[EXERCISE BRIEF] Could you find each line of the data below that contains the word "profile" and copy those lines?

DATA FOR REVIEW section start

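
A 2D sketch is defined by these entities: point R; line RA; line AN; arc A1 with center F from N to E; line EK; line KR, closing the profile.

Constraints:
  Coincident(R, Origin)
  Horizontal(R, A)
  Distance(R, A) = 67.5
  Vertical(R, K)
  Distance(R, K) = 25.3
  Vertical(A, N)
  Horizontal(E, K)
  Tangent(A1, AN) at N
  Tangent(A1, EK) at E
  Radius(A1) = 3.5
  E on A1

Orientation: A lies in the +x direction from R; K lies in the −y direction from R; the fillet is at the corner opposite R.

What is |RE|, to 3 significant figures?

68.8

R is at the origin; RA is horizontal with |RA| = 67.5 and A on the +x side, so A = (67.5, 0.00). RK is vertical with |RK| = 25.3 and K on the −y side, so K = (0.00, -25.3). The virtual corner opposite R is at (67.5, -25.3). The tangent condition forces FN to be normal to AN and the tangent condition forces FE to be normal to EK, with radius 3.5, so the center F sits 3.5 in from both sides at F = (64.0, -21.8). That places the tangent points at N = (67.5, -21.8) on AN and E = (64.0, -25.3) on EK. Then |RE| = |E − R| = 68.8.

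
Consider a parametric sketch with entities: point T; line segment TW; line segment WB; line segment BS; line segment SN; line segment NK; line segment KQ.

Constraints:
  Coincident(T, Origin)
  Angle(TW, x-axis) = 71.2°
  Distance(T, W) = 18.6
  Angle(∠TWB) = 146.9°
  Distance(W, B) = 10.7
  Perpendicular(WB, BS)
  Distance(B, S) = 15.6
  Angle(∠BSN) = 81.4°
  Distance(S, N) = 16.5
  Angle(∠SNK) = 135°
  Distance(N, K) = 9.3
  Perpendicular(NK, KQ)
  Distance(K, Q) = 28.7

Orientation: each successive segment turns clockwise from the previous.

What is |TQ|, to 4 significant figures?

34.97

∠SNK = 135.0° gives NK at 164.5° from the x-axis; with |NK| = 9.3, K = (0.7175, 6.294). NK ⟂ KQ, so KQ runs at 74.50°; with |KQ| = 28.7, Q = (8.387, 33.95). Then |TQ| = |Q − T| = 34.97.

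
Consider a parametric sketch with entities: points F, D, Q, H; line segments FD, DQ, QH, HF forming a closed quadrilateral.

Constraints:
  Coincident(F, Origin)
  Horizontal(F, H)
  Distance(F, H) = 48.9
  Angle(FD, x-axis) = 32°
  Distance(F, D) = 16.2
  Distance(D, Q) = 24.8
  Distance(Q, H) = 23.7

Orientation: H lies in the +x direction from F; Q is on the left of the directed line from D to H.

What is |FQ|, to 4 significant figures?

40.96

F is at the origin; F and H share the same y with |FH| = 48.9 and H in +x, so H = (48.9, 0). FD runs at 32.0° with |FD| = 16.2, so D = (13.74, 8.585). Q is determined by |DQ| = 24.8 and |QH| = 23.7 together: it lies at the intersection of circle(D, 24.8) and circle(H, 23.7). With |DH| = 36.19, the foot of the radical line on DH is 18.83 from D and the perpendicular offset is √(24.8² − 18.83²) = 16.13. Taking the left-of-DH solution: Q = (35.86, 19.79).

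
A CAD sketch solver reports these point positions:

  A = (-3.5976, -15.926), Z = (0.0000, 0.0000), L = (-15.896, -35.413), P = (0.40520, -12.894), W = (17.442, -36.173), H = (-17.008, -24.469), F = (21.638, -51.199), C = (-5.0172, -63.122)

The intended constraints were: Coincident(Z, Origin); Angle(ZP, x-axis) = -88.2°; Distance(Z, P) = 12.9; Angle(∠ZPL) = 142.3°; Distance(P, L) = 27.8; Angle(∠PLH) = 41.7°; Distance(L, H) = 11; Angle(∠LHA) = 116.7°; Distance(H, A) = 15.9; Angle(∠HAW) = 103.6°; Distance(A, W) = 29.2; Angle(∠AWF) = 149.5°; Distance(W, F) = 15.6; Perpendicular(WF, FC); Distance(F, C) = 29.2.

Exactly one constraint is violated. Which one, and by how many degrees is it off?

Perpendicular(WF, FC) — off by 8.50°.

Z = (0.00, 0.00) ✓; ZP at -88.20° ✓; |ZP| = 12.90 ✓; ∠ZPL = 142.3° ✓; |PL| = 27.80 ✓; ∠PLH = 41.70° ✓; |LH| = 11.00 ✓; ∠LHA = 116.7° ✓; |HA| = 15.90 ✓; ∠HAW = 103.6° ✓; |AW| = 29.20 ✓; ∠AWF = 149.5° ✓; |WF| = 15.60 ✓; ∠(WF, FC) = 81.50° ✗; |FC| = 29.20 ✓.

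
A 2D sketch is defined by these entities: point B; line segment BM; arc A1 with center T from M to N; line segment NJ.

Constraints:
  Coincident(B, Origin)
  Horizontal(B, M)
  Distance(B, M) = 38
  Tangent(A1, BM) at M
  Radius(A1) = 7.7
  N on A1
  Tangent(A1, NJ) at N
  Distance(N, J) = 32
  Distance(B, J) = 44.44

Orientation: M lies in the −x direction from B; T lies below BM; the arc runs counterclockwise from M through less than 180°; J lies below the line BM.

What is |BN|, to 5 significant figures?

45.746

B is at the origin; BM is horizontal with |BM| = 38.0 and M on the −x side, so M = (-38.000, 0.0000). A1 meets BM tangentially, so TM is at right angles to BM, so T = M + (0, -7.7) = (-38.000, -7.7000). Since TN ⟂ NJ (tangency), |TJ| = √(7.7² + 32.0²) = 32.913 regardless of where N sits on A1. So J lies on both circle(B, 44.44) and circle(T, 32.913); the below-BM intersection is J = (-23.923, -37.451). N is the foot of the tangent from J: N = (-43.997, -12.530).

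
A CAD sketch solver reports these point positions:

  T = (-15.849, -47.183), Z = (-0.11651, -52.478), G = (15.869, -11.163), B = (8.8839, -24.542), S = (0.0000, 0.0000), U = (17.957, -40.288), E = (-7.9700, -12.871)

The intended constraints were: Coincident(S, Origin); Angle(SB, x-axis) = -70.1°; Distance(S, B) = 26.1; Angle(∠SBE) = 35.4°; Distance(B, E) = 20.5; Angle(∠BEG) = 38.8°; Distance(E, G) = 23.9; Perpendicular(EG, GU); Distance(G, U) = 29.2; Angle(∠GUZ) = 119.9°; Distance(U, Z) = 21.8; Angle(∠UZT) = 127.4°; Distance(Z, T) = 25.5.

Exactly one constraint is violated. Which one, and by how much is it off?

Distance(Z, T) = 25.5 — off by 8.90.

S = (0.00, 0.00) ✓; SB at -70.10° ✓; |SB| = 26.10 ✓; ∠SBE = 35.40° ✓; |BE| = 20.50 ✓; ∠BEG = 38.80° ✓; |EG| = 23.90 ✓; ∠(EG, GU) = 90.00° ✓; |GU| = 29.20 ✓; ∠GUZ = 119.9° ✓; |UZ| = 21.80 ✓; ∠UZT = 127.4° ✓; |ZT| = 16.60 ✗.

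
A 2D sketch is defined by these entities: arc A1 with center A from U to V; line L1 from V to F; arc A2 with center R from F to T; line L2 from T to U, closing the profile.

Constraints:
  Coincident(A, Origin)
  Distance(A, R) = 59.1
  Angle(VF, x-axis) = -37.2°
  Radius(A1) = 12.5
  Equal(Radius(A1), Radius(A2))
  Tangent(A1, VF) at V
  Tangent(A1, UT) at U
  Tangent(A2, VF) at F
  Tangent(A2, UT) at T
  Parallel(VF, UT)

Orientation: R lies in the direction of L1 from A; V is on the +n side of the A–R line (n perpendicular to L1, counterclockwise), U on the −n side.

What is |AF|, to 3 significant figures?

60.4

The slot axis is L1's direction at -37.2°, so u = (cos -37.2°, sin -37.2°) = (0.797, -0.605) and n = (−sin -37.2°, cos -37.2°) = (0.605, 0.797). A is at the origin and R lies 59.1 along u from A, so R = 59.1·u = (47.1, -35.7). Tangency of A1 to both parallel lines with radius 12.5 puts V and U at A ± 12.5·n: V = (7.56, 9.96), U = (-7.56, -9.96). Equal radii place F and T the same way about R: F = R + 12.5·n = (54.6, -25.8), T = R − 12.5·n = (39.5, -45.7). Then |AF| = |F − A| = 60.4.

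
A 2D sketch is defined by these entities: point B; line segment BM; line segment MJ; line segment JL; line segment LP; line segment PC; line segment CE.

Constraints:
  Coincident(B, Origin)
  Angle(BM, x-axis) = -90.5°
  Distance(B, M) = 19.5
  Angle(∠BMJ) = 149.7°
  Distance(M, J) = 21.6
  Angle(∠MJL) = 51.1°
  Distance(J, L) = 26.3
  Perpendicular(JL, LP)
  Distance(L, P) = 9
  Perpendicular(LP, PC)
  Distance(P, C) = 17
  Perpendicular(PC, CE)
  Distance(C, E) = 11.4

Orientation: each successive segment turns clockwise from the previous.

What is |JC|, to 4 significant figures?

12.94

JL is perpendicular to LP, so LP runs at 20.30°; with |LP| = 9.0, P = (-11.91, -10.26). The perpendicularity gives PC at right angles to LP, so PC runs at -69.70°; with |PC| = 17.0, C = (-6.016, -26.21). Then |JC| = |C − J| = 12.94.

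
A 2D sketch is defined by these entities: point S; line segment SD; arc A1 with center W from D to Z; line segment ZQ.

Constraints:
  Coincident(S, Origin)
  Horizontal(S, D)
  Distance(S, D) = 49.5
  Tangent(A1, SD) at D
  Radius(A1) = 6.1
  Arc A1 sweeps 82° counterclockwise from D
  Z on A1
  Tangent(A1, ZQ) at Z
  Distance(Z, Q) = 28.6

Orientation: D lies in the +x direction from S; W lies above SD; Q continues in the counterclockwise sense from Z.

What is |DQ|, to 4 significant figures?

35.04

S is at the origin; SD is horizontal with |SD| = 49.5 and D on the +x side, so D = (49.50, 0.000). The tangent condition forces WD to be normal to SD, so W = D + (0, 6.1) = (49.50, 6.100). On A1, D sits at bearing -90° from W; an 82° counterclockwise sweep puts Z at bearing -8°, so Z = W + 6.1·(cos -8°, sin -8°) = (55.54, 5.251). A1 meets ZQ tangentially, so WZ is at right angles to ZQ, so ZQ runs along (−sin -8°, cos -8°); with |ZQ| = 28.6, Q = (59.52, 33.57). Then |DQ| = |Q − D| = 35.04.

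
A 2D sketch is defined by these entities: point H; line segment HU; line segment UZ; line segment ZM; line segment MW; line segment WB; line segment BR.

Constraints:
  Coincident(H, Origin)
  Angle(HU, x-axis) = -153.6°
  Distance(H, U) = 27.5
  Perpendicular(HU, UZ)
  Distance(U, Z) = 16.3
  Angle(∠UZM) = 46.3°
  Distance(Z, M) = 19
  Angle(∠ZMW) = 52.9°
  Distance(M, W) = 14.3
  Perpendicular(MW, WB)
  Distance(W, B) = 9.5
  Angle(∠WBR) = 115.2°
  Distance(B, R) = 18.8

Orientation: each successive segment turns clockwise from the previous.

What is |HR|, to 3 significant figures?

25.1

MW is perpendicular to WB, so WB runs at 126°; with |WB| = 9.5, B = (-30.9, -3.88). ∠WBR = 115.2° gives BR at 60.8° from the x-axis; with |BR| = 18.8, R = (-21.7, 12.5). Then |HR| = |R − H| = 25.1.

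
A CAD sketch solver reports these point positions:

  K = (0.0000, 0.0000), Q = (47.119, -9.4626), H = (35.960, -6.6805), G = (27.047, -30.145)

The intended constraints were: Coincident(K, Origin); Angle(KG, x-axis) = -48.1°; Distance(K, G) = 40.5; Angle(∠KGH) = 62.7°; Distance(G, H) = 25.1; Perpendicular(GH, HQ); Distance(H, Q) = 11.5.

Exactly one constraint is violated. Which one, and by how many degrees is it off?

Perpendicular(GH, HQ) — off by 6.80°.

K = (0.00, 0.00) ✓; KG at -48.10° ✓; |KG| = 40.50 ✓; ∠KGH = 62.70° ✓; |GH| = 25.10 ✓; ∠(GH, HQ) = 83.20° ✗; |HQ| = 11.50 ✓.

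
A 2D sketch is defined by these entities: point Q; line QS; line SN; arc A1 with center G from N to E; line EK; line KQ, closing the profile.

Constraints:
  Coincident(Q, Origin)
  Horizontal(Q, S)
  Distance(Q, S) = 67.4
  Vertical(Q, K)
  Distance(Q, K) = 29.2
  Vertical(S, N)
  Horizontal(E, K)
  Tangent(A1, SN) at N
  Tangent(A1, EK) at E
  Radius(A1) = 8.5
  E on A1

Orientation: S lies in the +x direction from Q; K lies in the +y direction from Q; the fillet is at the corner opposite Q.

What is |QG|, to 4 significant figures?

62.43

QK is vertical with |QK| = 29.2 and K on the +y side, so K = (0.000, 29.20). The virtual corner opposite Q is at (67.40, 29.20). Tangency of A1 to SN means the radius GN is perpendicular to SN and the tangent condition forces GE to be normal to EK, with radius 8.5, so the center G sits 8.5 in from both sides at G = (58.90, 20.70). Then |QG| = |G − Q| = 62.43.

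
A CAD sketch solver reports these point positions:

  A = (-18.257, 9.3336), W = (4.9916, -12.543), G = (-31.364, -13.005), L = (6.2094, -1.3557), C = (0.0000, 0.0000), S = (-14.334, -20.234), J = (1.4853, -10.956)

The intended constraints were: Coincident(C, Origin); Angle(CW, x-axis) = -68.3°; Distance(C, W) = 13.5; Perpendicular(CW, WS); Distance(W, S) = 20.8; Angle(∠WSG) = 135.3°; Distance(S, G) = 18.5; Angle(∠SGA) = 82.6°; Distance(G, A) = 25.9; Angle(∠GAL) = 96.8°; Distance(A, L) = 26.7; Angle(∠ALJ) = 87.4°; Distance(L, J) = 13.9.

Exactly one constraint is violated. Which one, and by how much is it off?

Distance(L, J) = 13.9 — off by 3.20.

C = (0.00, 0.00) ✓; CW at -68.30° ✓; |CW| = 13.50 ✓; ∠(CW, WS) = 90.00° ✓; |WS| = 20.80 ✓; ∠WSG = 135.3° ✓; |SG| = 18.50 ✓; ∠SGA = 82.60° ✓; |GA| = 25.90 ✓; ∠GAL = 96.80° ✓; |AL| = 26.70 ✓; ∠ALJ = 87.40° ✓; |LJ| = 10.70 ✗.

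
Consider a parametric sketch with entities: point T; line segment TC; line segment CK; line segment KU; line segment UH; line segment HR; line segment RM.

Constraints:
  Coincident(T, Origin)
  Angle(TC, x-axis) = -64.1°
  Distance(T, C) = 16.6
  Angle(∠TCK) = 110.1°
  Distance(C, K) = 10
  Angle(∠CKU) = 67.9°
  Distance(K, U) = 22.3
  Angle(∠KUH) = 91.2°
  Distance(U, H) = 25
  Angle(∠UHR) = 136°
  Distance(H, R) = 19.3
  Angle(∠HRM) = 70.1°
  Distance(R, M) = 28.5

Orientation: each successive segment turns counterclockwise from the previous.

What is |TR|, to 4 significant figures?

32.27

T is at the origin; TC runs at -64.1° with length 16.6, so C = (7.251, -14.93). ∠TCK = 110.1° gives CK at 5.800° from the x-axis; with |CK| = 10.0, K = (17.20, -13.92). ∠CKU = 67.9° gives KU at 117.9° from the x-axis; with |KU| = 22.3, U = (6.765, 5.786). ∠KUH = 91.2° gives UH at -153.3° from the x-axis; with |UH| = 25.0, H = (-15.57, -5.447). ∠UHR = 136.0° gives HR at -109.3° from the x-axis; with |HR| = 19.3, R = (-21.95, -23.66). Then |TR| = |R − T| = 32.27.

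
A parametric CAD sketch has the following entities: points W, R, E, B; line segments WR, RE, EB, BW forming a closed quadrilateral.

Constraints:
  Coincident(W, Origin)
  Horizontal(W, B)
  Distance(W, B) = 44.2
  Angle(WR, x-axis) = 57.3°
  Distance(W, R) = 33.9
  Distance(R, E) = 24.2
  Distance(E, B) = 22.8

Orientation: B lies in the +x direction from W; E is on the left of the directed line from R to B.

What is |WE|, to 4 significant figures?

47.55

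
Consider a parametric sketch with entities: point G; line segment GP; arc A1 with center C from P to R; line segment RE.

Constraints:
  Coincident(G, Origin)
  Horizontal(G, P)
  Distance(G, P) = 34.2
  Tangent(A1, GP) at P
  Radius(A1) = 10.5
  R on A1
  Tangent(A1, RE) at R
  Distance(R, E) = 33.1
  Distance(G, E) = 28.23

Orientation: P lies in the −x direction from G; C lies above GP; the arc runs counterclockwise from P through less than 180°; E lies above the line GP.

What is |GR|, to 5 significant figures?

26.655

Checks: |CP| = 10.50 ✓; |CR| = 10.50 ✓; ∠(CR, RE) = 90.00° ✓; |RE| = 33.10 ✓; |GE| = 28.23 ✓.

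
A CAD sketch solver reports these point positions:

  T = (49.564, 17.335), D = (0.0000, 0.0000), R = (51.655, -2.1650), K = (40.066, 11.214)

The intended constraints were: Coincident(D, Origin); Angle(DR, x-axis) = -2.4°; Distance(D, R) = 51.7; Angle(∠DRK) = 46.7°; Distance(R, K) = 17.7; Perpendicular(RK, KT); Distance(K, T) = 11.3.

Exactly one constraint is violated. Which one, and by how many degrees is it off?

Perpendicular(RK, KT) — off by 8.10°.

D = (0.00, 0.00) ✓; DR at -2.400° ✓; |DR| = 51.70 ✓; ∠DRK = 46.70° ✓; |RK| = 17.70 ✓; ∠(RK, KT) = 98.10° ✗; |KT| = 11.30 ✓.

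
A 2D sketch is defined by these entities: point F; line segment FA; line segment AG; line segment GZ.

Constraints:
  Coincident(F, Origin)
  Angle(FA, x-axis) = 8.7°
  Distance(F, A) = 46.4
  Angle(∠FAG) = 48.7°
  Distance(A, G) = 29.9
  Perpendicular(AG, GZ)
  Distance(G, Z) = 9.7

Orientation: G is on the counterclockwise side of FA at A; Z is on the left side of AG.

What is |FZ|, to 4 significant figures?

25.17

∠FAG = 48.7°, so AG runs at 8.7° + (180° − 48.7°) = 140.0° from the x-axis; with |AG| = 29.9, G = A + 29.9·(cos 140.0°, sin 140.0°) = (22.96, 26.24). AG is perpendicular to GZ; with |GZ| = 9.7 on the left of AG, Z = G + 9.7·(-0.6428, -0.7660) = (16.73, 18.81). Then |FZ| = |Z − F| = 25.17.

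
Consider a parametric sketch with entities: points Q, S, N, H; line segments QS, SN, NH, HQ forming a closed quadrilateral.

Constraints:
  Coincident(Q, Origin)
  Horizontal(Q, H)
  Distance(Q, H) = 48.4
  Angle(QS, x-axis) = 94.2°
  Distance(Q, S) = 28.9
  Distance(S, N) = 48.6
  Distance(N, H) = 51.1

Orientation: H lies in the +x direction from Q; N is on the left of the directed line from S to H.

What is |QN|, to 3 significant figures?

65.3

Q is at the origin; Q and H share the same y with |QH| = 48.4 and H in +x, so H = (48.4, 0). QS runs at 94.2° with |QS| = 28.9, so S = (-2.12, 28.8). N is determined by |SN| = 48.6 and |NH| = 51.1 together: it lies at the intersection of circle(S, 48.6) and circle(H, 51.1). With |SH| = 58.2, the foot of the radical line on SH is 26.9 from S and the perpendicular offset is √(48.6² − 26.9²) = 40.5. Taking the left-of-SH solution: N = (41.3, 50.6).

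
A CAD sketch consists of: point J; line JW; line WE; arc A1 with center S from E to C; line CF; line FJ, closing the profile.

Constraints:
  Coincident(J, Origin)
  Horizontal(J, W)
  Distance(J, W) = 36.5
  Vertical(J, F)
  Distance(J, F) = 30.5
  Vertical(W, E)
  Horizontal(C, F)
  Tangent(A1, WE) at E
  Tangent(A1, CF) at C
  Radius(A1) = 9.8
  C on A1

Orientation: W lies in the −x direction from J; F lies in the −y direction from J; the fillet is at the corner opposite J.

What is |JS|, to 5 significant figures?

33.784

J is at the origin; J and W share the same y with |JW| = 36.5 and W on the −x side, so W = (-36.500, 0.0000). JF is vertical with |JF| = 30.5 and F on the −y side, so F = (0.0000, -30.500). The virtual corner opposite J is at (-36.500, -30.500). Tangency of A1 to WE means the radius SE is perpendicular to WE and A1 meets CF tangentially, so SC is at right angles to CF, with radius 9.8, so the center S sits 9.8 in from both sides at S = (-26.700, -20.700). Then |JS| = |S − J| = 33.784.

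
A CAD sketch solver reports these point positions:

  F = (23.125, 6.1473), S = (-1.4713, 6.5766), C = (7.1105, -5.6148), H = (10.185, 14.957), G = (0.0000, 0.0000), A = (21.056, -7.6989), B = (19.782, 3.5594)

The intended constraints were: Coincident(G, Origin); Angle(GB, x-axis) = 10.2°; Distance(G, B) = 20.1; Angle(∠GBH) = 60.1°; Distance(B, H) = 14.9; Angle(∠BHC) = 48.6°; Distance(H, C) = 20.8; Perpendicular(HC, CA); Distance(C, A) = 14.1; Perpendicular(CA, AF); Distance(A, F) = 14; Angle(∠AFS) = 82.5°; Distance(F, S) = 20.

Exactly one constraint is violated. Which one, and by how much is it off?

Distance(F, S) = 20 — off by 4.60.

G = (0.00, 0.00) ✓; GB at 10.20° ✓; |GB| = 20.10 ✓; ∠GBH = 60.10° ✓; |BH| = 14.90 ✓; ∠BHC = 48.60° ✓; |HC| = 20.80 ✓; ∠(HC, CA) = 90.00° ✓; |CA| = 14.10 ✓; ∠(CA, AF) = 90.00° ✓; |AF| = 14.00 ✓; ∠AFS = 82.50° ✓; |FS| = 24.60 ✗.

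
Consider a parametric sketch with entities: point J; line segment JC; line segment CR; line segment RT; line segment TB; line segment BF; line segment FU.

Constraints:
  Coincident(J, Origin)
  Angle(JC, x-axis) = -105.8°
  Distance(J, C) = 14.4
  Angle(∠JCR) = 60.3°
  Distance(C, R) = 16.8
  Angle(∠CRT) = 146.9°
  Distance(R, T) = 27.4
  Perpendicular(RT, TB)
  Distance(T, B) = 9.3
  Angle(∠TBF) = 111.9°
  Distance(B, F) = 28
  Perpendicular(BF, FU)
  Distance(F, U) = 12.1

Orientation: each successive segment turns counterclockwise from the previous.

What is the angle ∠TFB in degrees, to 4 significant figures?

15.33°

The perpendicularity gives TB at right angles to RT, so TB runs at 137.0°; with |TB| = 9.3, B = (24.27, 16.56). ∠TBF = 111.9° gives BF at -154.9° from the x-axis; with |BF| = 28.0, F = (-1.084, 4.684). Then cos ∠TFB = FT·FB / (|FT||FB|), giving 15.33°.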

DATA FOR REVIEW section end

[TASK OUTPUT]
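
A 2D sketch is defined by these entities: point R; line RA; line AN; arc A1 with center F from N to E; line EK; line KR, closing the profile.
A 2D sketch is defined by these entities: arc A1 with center A from U to V; line L1 from V to F; arc A2 with center R from F to T; line L2 from T to U, closing the profile.
A 2D sketch is defined by these entities: point Q; line QS; line SN; arc A1 with center G from N to E; line EK; line KQ, closing the profile.
A CAD sketch consists of: point J; line JW; line WE; arc A1 with center S from E to C; line CF; line FJ, closing the profile.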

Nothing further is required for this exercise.